Try it:
Set down again exactly the lines of the listing below that fall between the line holding "Forward: 5'-TGTAATGACGTAGTAGA-3'" and the line holding "Reverse: 5'-TAAAATTGCCTTTGTTAGCTT-3'", inclusive.

** Extracted records follows **

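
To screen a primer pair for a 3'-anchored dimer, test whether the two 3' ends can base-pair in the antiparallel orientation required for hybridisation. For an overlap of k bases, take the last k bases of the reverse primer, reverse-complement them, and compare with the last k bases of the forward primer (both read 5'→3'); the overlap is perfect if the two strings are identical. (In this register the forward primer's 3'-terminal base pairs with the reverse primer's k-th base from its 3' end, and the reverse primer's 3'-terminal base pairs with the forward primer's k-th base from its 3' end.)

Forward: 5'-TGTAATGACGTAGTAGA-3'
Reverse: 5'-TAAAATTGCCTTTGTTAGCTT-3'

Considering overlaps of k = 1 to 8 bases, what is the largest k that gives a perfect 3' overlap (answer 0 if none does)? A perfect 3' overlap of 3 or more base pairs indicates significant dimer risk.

Last 8 bases (5'→3') — forward …GTAGTAGA, reverse …GTTAGCTT.
Reverse complement of the reverse primer's last 8 bases: AAGCTAAC; its first k bases are the reverse complement of the reverse primer's last k bases, so a perfect k-base overlap needs the forward primer's last k bases to equal them.
Comparing (forward last k vs required): k=1: A vs A ✓; k=2: GA vs AA ✗; k=3: AGA vs AAG ✗; k=4: TAGA vs AAGC ✗; k=5: GTAGA vs AAGCT ✗; k=6: AGTAGA vs AAGCTA ✗; k=7: TAGTAGA vs AAGCTAA ✗; k=8: GTAGTAGA vs AAGCTAAC ✗.
Only k = 1 is perfect, so the longest perfect 3' overlap is 1.

Longest perfect overlap: 1 complementary base pair; below the dimer-risk threshold (threshold 3).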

** End of Extracted records **

Expected answer:
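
Forward: 5'-TGTAATGACGTAGTAGA-3'
Reverse: 5'-TAAAATTGCCTTTGTTAGCTT-3'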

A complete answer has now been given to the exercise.